(Stored entries)
#####

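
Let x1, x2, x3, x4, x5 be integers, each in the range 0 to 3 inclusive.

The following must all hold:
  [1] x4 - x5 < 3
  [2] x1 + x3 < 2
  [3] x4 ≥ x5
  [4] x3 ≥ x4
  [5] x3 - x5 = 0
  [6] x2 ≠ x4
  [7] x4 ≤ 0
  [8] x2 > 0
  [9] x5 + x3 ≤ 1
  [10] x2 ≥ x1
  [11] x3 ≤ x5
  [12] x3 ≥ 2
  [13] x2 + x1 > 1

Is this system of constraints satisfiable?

From constraints 11 and 12: x5 ≥ x3 and x3 ≥ 2, so x5 ≥ 2. From constraints 3 and 7: x5 ≤ x4 and x4 ≤ 0, so x5 ≤ 0. But 0 < 2, so no value of x5 works.

Unsatisfiable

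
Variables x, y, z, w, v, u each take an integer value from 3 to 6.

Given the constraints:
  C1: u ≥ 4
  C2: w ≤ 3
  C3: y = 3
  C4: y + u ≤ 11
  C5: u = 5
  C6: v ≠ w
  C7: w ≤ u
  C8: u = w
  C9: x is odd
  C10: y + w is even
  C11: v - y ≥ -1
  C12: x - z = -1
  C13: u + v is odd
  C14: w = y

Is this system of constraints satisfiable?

Unsatisfiable

Constraint 5 fixes u = 5 and constraint 3 fixes y = 3. Constraints 8 and 14 give u = w = y, so u = y. But 5 ≠ 3 — contradiction.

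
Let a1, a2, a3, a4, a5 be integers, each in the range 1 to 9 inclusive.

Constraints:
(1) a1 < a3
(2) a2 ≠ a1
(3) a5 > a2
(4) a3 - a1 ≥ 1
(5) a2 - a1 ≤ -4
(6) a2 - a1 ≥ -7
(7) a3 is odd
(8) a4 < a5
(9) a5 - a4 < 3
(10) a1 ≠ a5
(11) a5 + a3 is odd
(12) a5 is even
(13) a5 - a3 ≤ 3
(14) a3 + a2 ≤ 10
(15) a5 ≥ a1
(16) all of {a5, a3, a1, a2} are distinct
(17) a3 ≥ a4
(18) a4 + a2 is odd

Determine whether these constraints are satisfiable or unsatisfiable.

Satisfiable

Take a1 = 6, a2 = 1, a3 = 7, a4 = 6, a5 = 8. Then constraint 4: a3 - a1 = 1; constraint 5: a2 - a1 = -5, and every other listed constraint is also met.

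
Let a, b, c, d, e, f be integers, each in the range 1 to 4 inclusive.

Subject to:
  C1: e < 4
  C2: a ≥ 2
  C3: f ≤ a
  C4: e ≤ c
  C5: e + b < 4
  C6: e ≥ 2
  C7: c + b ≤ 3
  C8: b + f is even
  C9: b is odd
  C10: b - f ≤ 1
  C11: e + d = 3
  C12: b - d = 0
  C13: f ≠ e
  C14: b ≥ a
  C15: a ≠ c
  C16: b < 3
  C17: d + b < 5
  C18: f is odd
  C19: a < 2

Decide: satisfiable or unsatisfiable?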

#####

• **Your instructions**
Pull out all lines of the data with the string "even".

• **Output for this task**
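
  C10: y + w is even
(12) a5 is even
  C8: b + f is even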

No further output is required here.